(Stored records)
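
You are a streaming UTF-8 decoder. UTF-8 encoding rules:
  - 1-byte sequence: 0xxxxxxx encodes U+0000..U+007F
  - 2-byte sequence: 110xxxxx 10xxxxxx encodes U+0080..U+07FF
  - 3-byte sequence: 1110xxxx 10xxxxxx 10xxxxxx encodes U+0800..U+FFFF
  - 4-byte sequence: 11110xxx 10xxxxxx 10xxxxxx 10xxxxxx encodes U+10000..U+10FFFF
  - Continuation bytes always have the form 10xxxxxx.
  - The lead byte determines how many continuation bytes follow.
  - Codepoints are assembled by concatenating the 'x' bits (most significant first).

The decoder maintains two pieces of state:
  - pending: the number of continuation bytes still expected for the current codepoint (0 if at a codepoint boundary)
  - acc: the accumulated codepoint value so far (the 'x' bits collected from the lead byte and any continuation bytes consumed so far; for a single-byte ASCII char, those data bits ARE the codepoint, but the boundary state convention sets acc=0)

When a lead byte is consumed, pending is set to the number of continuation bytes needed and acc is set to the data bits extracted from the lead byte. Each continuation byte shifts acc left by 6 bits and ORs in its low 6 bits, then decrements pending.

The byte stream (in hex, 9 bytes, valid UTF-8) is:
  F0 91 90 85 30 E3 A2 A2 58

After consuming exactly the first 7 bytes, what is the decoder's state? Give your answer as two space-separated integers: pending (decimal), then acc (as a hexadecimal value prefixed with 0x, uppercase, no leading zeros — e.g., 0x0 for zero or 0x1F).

Answer: 1 0xE2

Derivation:
Byte[0]=F0: 4-byte lead. pending=3, acc=0x0
Byte[1]=91: continuation. acc=(acc<<6)|0x11=0x11, pending=2
Byte[2]=90: continuation. acc=(acc<<6)|0x10=0x450, pending=1
Byte[3]=85: continuation. acc=(acc<<6)|0x05=0x11405, pending=0
Byte[4]=30: 1-byte. pending=0, acc=0x0
Byte[5]=E3: 3-byte lead. pending=2, acc=0x3
Byte[6]=A2: continuation. acc=(acc<<6)|0x22=0xE2, pending=1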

== What to do ==
Which lines in the records above contain the string "sequence"? Copy each one.

== Result ==
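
  - 1-byte sequence: 0xxxxxxx encodes U+0000..U+007F
  - 2-byte sequence: 110xxxxx 10xxxxxx encodes U+0080..U+07FF
  - 3-byte sequence: 1110xxxx 10xxxxxx 10xxxxxx encodes U+0800..U+FFFF
  - 4-byte sequence: 11110xxx 10xxxxxx 10xxxxxx 10xxxxxx encodes U+10000..U+10FFFF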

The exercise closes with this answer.